* **Your goal**:
Print the data again, exactly.

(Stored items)
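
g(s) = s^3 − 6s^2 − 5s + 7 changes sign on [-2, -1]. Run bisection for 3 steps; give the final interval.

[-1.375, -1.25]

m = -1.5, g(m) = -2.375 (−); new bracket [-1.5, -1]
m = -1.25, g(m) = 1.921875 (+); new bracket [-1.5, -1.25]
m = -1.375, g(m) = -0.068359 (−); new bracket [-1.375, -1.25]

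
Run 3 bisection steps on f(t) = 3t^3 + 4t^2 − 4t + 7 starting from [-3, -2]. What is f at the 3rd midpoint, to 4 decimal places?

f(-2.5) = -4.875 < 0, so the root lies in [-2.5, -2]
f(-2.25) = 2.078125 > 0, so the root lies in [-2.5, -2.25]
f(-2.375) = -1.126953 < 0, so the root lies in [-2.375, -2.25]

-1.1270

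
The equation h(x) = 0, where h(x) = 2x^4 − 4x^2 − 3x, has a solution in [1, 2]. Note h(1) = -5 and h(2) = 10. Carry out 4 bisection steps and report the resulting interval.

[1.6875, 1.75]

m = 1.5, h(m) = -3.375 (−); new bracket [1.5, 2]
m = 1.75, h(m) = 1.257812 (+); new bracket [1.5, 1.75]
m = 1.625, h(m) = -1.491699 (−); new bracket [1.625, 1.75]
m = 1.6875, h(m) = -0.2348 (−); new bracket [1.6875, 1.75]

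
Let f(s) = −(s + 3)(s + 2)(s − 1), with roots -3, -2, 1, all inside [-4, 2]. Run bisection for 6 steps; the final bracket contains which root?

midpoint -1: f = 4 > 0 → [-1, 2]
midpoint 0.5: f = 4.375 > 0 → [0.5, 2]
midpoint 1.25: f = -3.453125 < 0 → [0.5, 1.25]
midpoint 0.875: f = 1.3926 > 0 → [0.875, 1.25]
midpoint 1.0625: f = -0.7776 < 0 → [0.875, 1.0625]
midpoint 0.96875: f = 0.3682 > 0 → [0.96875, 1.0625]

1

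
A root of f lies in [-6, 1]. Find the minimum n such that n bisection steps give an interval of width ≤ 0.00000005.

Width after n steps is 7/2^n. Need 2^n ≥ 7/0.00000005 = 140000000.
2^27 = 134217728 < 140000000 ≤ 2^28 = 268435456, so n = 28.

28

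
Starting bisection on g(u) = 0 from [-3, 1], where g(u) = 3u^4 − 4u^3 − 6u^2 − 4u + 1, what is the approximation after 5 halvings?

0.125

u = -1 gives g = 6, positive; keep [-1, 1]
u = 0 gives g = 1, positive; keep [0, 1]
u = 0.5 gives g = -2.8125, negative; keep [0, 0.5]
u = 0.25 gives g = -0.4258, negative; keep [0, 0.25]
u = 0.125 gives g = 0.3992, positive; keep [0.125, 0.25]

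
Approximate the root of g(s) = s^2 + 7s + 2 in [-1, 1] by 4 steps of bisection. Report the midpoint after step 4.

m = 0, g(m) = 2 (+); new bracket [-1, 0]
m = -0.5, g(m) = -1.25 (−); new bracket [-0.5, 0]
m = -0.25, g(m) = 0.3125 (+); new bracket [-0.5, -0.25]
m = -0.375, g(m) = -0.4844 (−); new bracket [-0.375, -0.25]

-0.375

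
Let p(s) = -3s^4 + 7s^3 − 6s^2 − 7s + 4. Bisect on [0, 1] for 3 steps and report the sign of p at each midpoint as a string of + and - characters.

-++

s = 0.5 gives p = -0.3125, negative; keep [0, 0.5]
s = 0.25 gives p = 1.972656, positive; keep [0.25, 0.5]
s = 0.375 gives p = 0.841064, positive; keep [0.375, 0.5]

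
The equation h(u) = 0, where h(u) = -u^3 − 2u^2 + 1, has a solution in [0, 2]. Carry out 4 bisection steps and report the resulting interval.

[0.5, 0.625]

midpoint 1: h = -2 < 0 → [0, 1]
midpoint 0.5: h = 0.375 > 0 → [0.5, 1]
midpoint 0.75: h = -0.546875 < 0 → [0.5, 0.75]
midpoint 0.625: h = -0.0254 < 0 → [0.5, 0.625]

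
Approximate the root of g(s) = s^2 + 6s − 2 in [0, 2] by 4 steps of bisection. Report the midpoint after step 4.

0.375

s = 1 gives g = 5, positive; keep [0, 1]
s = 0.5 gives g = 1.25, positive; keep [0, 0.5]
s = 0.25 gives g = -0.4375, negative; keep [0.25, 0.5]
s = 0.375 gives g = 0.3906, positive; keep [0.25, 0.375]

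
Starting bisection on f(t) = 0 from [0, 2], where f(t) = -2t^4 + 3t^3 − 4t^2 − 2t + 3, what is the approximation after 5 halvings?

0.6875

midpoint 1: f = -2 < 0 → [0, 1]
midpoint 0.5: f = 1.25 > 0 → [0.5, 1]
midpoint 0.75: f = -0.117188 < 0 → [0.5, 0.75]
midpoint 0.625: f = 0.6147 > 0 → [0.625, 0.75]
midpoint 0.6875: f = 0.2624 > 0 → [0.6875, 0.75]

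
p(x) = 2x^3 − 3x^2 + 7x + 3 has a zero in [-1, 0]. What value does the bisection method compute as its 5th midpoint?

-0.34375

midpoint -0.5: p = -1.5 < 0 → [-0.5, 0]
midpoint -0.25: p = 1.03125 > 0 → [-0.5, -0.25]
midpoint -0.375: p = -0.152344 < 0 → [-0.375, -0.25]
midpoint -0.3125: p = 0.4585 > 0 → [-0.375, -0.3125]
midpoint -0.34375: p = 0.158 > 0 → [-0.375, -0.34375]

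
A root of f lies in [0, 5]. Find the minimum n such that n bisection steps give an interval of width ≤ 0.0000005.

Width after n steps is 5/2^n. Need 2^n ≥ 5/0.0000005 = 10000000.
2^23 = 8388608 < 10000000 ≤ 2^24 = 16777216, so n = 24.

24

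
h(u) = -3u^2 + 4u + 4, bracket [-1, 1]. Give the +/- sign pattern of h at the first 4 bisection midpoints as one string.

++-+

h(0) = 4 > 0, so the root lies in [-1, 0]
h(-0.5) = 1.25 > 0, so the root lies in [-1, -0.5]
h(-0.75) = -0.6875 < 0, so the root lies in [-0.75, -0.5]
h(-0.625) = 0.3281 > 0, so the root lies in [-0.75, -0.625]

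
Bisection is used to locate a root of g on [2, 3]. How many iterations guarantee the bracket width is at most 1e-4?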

* **Solution to the exercise**:
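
g(s) = s^3 − 6s^2 − 5s + 7 changes sign on [-2, -1]. Run bisection for 3 steps; give the final interval.

[-1.375, -1.25]

m = -1.5, g(m) = -2.375 (−); new bracket [-1.5, -1]
m = -1.25, g(m) = 1.921875 (+); new bracket [-1.5, -1.25]
m = -1.375, g(m) = -0.068359 (−); new bracket [-1.375, -1.25]

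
Run 3 bisection steps on f(t) = 3t^3 + 4t^2 − 4t + 7 starting from [-3, -2]. What is f at the 3rd midpoint, to 4 decimal places?

f(-2.5) = -4.875 < 0, so the root lies in [-2.5, -2]
f(-2.25) = 2.078125 > 0, so the root lies in [-2.5, -2.25]
f(-2.375) = -1.126953 < 0, so the root lies in [-2.375, -2.25]

-1.1270

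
The equation h(x) = 0, where h(x) = 2x^4 − 4x^2 − 3x, has a solution in [1, 2]. Note h(1) = -5 and h(2) = 10. Carry out 4 bisection steps and report the resulting interval.

[1.6875, 1.75]

m = 1.5, h(m) = -3.375 (−); new bracket [1.5, 2]
m = 1.75, h(m) = 1.257812 (+); new bracket [1.5, 1.75]
m = 1.625, h(m) = -1.491699 (−); new bracket [1.625, 1.75]
m = 1.6875, h(m) = -0.2348 (−); new bracket [1.6875, 1.75]

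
Let f(s) = −(s + 3)(s + 2)(s − 1), with roots -3, -2, 1, all inside [-4, 2]. Run bisection for 6 steps; the final bracket contains which root?

midpoint -1: f = 4 > 0 → [-1, 2]
midpoint 0.5: f = 4.375 > 0 → [0.5, 2]
midpoint 1.25: f = -3.453125 < 0 → [0.5, 1.25]
midpoint 0.875: f = 1.3926 > 0 → [0.875, 1.25]
midpoint 1.0625: f = -0.7776 < 0 → [0.875, 1.0625]
midpoint 0.96875: f = 0.3682 > 0 → [0.96875, 1.0625]

1

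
A root of f lies in [-6, 1]. Find the minimum n such that n bisection steps give an interval of width ≤ 0.00000005.

Width after n steps is 7/2^n. Need 2^n ≥ 7/0.00000005 = 140000000.
2^27 = 134217728 < 140000000 ≤ 2^28 = 268435456, so n = 28.

28

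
Starting bisection on g(u) = 0 from [-3, 1], where g(u) = 3u^4 − 4u^3 − 6u^2 − 4u + 1, what is the approximation after 5 halvings?

0.125

u = -1 gives g = 6, positive; keep [-1, 1]
u = 0 gives g = 1, positive; keep [0, 1]
u = 0.5 gives g = -2.8125, negative; keep [0, 0.5]
u = 0.25 gives g = -0.4258, negative; keep [0, 0.25]
u = 0.125 gives g = 0.3992, positive; keep [0.125, 0.25]

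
Approximate the root of g(s) = s^2 + 7s + 2 in [-1, 1] by 4 steps of bisection. Report the midpoint after step 4.

m = 0, g(m) = 2 (+); new bracket [-1, 0]
m = -0.5, g(m) = -1.25 (−); new bracket [-0.5, 0]
m = -0.25, g(m) = 0.3125 (+); new bracket [-0.5, -0.25]
m = -0.375, g(m) = -0.4844 (−); new bracket [-0.375, -0.25]

-0.375

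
Let p(s) = -3s^4 + 7s^3 − 6s^2 − 7s + 4. Bisect on [0, 1] for 3 steps and report the sign of p at each midpoint as a string of + and - characters.

-++

s = 0.5 gives p = -0.3125, negative; keep [0, 0.5]
s = 0.25 gives p = 1.972656, positive; keep [0.25, 0.5]
s = 0.375 gives p = 0.841064, positive; keep [0.375, 0.5]

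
The equation h(u) = 0, where h(u) = -u^3 − 2u^2 + 1, has a solution in [0, 2]. Carry out 4 bisection steps and report the resulting interval.

[0.5, 0.625]

midpoint 1: h = -2 < 0 → [0, 1]
midpoint 0.5: h = 0.375 > 0 → [0.5, 1]
midpoint 0.75: h = -0.546875 < 0 → [0.5, 0.75]
midpoint 0.625: h = -0.0254 < 0 → [0.5, 0.625]

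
Approximate the root of g(s) = s^2 + 6s − 2 in [0, 2] by 4 steps of bisection. Report the midpoint after step 4.

0.375

s = 1 gives g = 5, positive; keep [0, 1]
s = 0.5 gives g = 1.25, positive; keep [0, 0.5]
s = 0.25 gives g = -0.4375, negative; keep [0.25, 0.5]
s = 0.375 gives g = 0.3906, positive; keep [0.25, 0.375]

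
Starting bisection on f(t) = 0 from [0, 2], where f(t) = -2t^4 + 3t^3 − 4t^2 − 2t + 3, what is the approximation after 5 halvings?

0.6875

midpoint 1: f = -2 < 0 → [0, 1]
midpoint 0.5: f = 1.25 > 0 → [0.5, 1]
midpoint 0.75: f = -0.117188 < 0 → [0.5, 0.75]
midpoint 0.625: f = 0.6147 > 0 → [0.625, 0.75]
midpoint 0.6875: f = 0.2624 > 0 → [0.6875, 0.75]

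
p(x) = 2x^3 − 3x^2 + 7x + 3 has a zero in [-1, 0]. What value does the bisection method compute as its 5th midpoint?

-0.34375

midpoint -0.5: p = -1.5 < 0 → [-0.5, 0]
midpoint -0.25: p = 1.03125 > 0 → [-0.5, -0.25]
midpoint -0.375: p = -0.152344 < 0 → [-0.375, -0.25]
midpoint -0.3125: p = 0.4585 > 0 → [-0.375, -0.3125]
midpoint -0.34375: p = 0.158 > 0 → [-0.375, -0.34375]

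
A root of f lies in [0, 5]. Find the minimum n such that n bisection steps give an interval of width ≤ 0.0000005.

Width after n steps is 5/2^n. Need 2^n ≥ 5/0.0000005 = 10000000.
2^23 = 8388608 < 10000000 ≤ 2^24 = 16777216, so n = 24.

24

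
h(u) = -3u^2 + 4u + 4, bracket [-1, 1]. Give the +/- sign pattern of h at the first 4 bisection midpoints as one string.

++-+

h(0) = 4 > 0, so the root lies in [-1, 0]
h(-0.5) = 1.25 > 0, so the root lies in [-1, -0.5]
h(-0.75) = -0.6875 < 0, so the root lies in [-0.75, -0.5]
h(-0.625) = 0.3281 > 0, so the root lies in [-0.75, -0.625]

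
Bisection is used to locate a root of g on [2, 3]. How many iterations guarantee the bracket width is at most 1e-4?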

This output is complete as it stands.